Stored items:
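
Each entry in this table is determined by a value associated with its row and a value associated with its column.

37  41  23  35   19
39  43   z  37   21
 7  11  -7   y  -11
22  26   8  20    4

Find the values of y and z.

The difference between any two rows is the same in every column — this is an addition table with the headers hidden.
Row 3 minus row 1 is -11 − 19 = -30, so its entry in column 4 is 35 + (-30) = 5.
Row 2 minus row 1 is 21 − 19 = 2, so its entry in column 3 is 23 + 2 = 25.

y = 5, z = 25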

**THE TASK:** All of the entries above should be written out verbatim.

**RESPONSE AREA:**
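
Each entry in this table is determined by a value associated with its row and a value associated with its column.

37  41  23  35   19
39  43   z  37   21
 7  11  -7   y  -11
22  26   8  20    4

Find the values of y and z.

The difference between any two rows is the same in every column — this is an addition table with the headers hidden.
Row 3 minus row 1 is -11 − 19 = -30, so its entry in column 4 is 35 + (-30) = 5.
Row 2 minus row 1 is 21 − 19 = 2, so its entry in column 3 is 23 + 2 = 25.

y = 5, z = 25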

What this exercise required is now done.